→ **Try it**: Once you have read the entries below, repeat all of them exactly.

→ **Given data**:
###

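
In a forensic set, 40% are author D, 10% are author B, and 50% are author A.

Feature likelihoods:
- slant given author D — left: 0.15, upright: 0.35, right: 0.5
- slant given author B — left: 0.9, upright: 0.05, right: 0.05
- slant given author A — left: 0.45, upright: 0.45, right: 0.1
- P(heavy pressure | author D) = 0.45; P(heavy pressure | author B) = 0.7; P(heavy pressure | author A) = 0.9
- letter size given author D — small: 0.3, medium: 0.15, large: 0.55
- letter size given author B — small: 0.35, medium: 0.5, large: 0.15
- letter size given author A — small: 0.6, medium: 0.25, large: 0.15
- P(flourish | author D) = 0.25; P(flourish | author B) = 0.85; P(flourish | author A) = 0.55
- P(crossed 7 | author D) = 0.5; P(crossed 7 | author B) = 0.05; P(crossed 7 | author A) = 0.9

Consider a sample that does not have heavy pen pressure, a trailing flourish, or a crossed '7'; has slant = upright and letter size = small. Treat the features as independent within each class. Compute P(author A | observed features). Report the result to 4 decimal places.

author D: 0.4 × 0.35 × (1−0.45) × 0.3 × (1−0.25) × (1−0.5) = 0.0086625
author B: 0.1 × 0.05 × (1−0.7) × 0.35 × (1−0.85) × (1−0.05) = 0.0000748125
author A: 0.5 × 0.45 × (1−0.9) × 0.6 × (1−0.55) × (1−0.9) = 0.0006075
P(author A | x) = 0.0006075 / 0.0093448125 ≈ 0.0650

0.0650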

###

→ **Reply to the exercise**:
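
In a forensic set, 40% are author D, 10% are author B, and 50% are author A.

Feature likelihoods:
- slant given author D — left: 0.15, upright: 0.35, right: 0.5
- slant given author B — left: 0.9, upright: 0.05, right: 0.05
- slant given author A — left: 0.45, upright: 0.45, right: 0.1
- P(heavy pressure | author D) = 0.45; P(heavy pressure | author B) = 0.7; P(heavy pressure | author A) = 0.9
- letter size given author D — small: 0.3, medium: 0.15, large: 0.55
- letter size given author B — small: 0.35, medium: 0.5, large: 0.15
- letter size given author A — small: 0.6, medium: 0.25, large: 0.15
- P(flourish | author D) = 0.25; P(flourish | author B) = 0.85; P(flourish | author A) = 0.55
- P(crossed 7 | author D) = 0.5; P(crossed 7 | author B) = 0.05; P(crossed 7 | author A) = 0.9

Consider a sample that does not have heavy pen pressure, a trailing flourish, or a crossed '7'; has slant = upright and letter size = small. Treat the features as independent within each class. Compute P(author A | observed features). Report the result to 4 decimal places.

author D: 0.4 × 0.35 × (1−0.45) × 0.3 × (1−0.25) × (1−0.5) = 0.0086625
author B: 0.1 × 0.05 × (1−0.7) × 0.35 × (1−0.85) × (1−0.05) = 0.0000748125
author A: 0.5 × 0.45 × (1−0.9) × 0.6 × (1−0.55) × (1−0.9) = 0.0006075
P(author A | x) = 0.0006075 / 0.0093448125 ≈ 0.0650

0.0650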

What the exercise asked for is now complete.